Nothing should be left out. Transcribe the entries exactly as written.

Saved data entries:
--- START ---

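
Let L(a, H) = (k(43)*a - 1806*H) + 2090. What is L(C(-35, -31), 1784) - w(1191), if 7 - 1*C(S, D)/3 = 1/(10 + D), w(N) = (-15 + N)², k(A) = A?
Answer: -32213166/7 ≈ -4.6019e+6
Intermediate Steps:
C(S, D) = 21 - 3/(10 + D)
L(a, H) = 2090 - 1806*H + 43*a (L(a, H) = (43*a - 1806*H) + 2090 = (-1806*H + 43*a) + 2090 = 2090 - 1806*H + 43*a)
L(C(-35, -31), 1784) - w(1191) = (2090 - 1806*1784 + 43*(3*(69 + 7*(-31))/(10 - 31))) - (-15 + 1191)² = (2090 - 3221904 + 43*(3*(69 - 217)/(-21))) - 1*1176² = (2090 - 3221904 + 43*(3*(-1/21)*(-148))) - 1*1382976 = (2090 - 3221904 + 43*(148/7)) - 1382976 = (2090 - 3221904 + 6364/7) - 1382976 = -22532334/7 - 1382976 = -32213166/7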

--- END ---

* [Solution]:
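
Let L(a, H) = (k(43)*a - 1806*H) + 2090. What is L(C(-35, -31), 1784) - w(1191), if 7 - 1*C(S, D)/3 = 1/(10 + D), w(N) = (-15 + N)², k(A) = A?
Answer: -32213166/7 ≈ -4.6019e+6
Intermediate Steps:
C(S, D) = 21 - 3/(10 + D)
L(a, H) = 2090 - 1806*H + 43*a (L(a, H) = (43*a - 1806*H) + 2090 = (-1806*H + 43*a) + 2090 = 2090 - 1806*H + 43*a)
L(C(-35, -31), 1784) - w(1191) = (2090 - 1806*1784 + 43*(3*(69 + 7*(-31))/(10 - 31))) - (-15 + 1191)² = (2090 - 3221904 + 43*(3*(69 - 217)/(-21))) - 1*1176² = (2090 - 3221904 + 43*(3*(-1/21)*(-148))) - 1*1382976 = (2090 - 3221904 + 43*(148/7)) - 1382976 = (2090 - 3221904 + 6364/7) - 1382976 = -22532334/7 - 1382976 = -32213166/7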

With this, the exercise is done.